╭─ Records provided

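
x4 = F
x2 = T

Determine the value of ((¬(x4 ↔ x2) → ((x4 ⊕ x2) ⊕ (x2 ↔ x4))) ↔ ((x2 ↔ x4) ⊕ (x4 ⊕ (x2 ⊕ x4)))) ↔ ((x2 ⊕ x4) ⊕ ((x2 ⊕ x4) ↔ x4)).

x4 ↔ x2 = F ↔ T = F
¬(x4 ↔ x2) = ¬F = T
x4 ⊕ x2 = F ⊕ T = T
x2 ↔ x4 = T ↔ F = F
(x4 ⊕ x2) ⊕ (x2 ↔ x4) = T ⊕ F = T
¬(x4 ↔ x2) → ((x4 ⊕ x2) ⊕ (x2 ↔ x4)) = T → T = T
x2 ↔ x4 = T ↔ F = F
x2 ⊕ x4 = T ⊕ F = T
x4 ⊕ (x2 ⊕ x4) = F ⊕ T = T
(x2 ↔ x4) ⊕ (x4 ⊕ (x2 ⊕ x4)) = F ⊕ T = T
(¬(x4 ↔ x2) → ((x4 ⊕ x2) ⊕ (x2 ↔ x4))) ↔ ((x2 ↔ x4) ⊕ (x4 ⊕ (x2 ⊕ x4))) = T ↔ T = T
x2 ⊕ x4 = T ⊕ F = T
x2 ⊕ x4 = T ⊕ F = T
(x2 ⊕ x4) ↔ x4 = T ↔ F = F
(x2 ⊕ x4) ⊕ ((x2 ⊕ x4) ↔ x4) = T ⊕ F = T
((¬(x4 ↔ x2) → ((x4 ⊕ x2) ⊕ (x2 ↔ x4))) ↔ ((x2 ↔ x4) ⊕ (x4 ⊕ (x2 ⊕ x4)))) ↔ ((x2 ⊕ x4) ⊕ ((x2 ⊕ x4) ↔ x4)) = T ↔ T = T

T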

╰─

• _Assignment_: After reading the data, retype all of it exactly as it reads.

• _Output of the task_:
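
x4 = F
x2 = T

Determine the value of ((¬(x4 ↔ x2) → ((x4 ⊕ x2) ⊕ (x2 ↔ x4))) ↔ ((x2 ↔ x4) ⊕ (x4 ⊕ (x2 ⊕ x4)))) ↔ ((x2 ⊕ x4) ⊕ ((x2 ⊕ x4) ↔ x4)).

x4 ↔ x2 = F ↔ T = F
¬(x4 ↔ x2) = ¬F = T
x4 ⊕ x2 = F ⊕ T = T
x2 ↔ x4 = T ↔ F = F
(x4 ⊕ x2) ⊕ (x2 ↔ x4) = T ⊕ F = T
¬(x4 ↔ x2) → ((x4 ⊕ x2) ⊕ (x2 ↔ x4)) = T → T = T
x2 ↔ x4 = T ↔ F = F
x2 ⊕ x4 = T ⊕ F = T
x4 ⊕ (x2 ⊕ x4) = F ⊕ T = T
(x2 ↔ x4) ⊕ (x4 ⊕ (x2 ⊕ x4)) = F ⊕ T = T
(¬(x4 ↔ x2) → ((x4 ⊕ x2) ⊕ (x2 ↔ x4))) ↔ ((x2 ↔ x4) ⊕ (x4 ⊕ (x2 ⊕ x4))) = T ↔ T = T
x2 ⊕ x4 = T ⊕ F = T
x2 ⊕ x4 = T ⊕ F = T
(x2 ⊕ x4) ↔ x4 = T ↔ F = F
(x2 ⊕ x4) ⊕ ((x2 ⊕ x4) ↔ x4) = T ⊕ F = T
((¬(x4 ↔ x2) → ((x4 ⊕ x2) ⊕ (x2 ↔ x4))) ↔ ((x2 ↔ x4) ⊕ (x4 ⊕ (x2 ⊕ x4)))) ↔ ((x2 ⊕ x4) ⊕ ((x2 ⊕ x4) ↔ x4)) = T ↔ T = T

T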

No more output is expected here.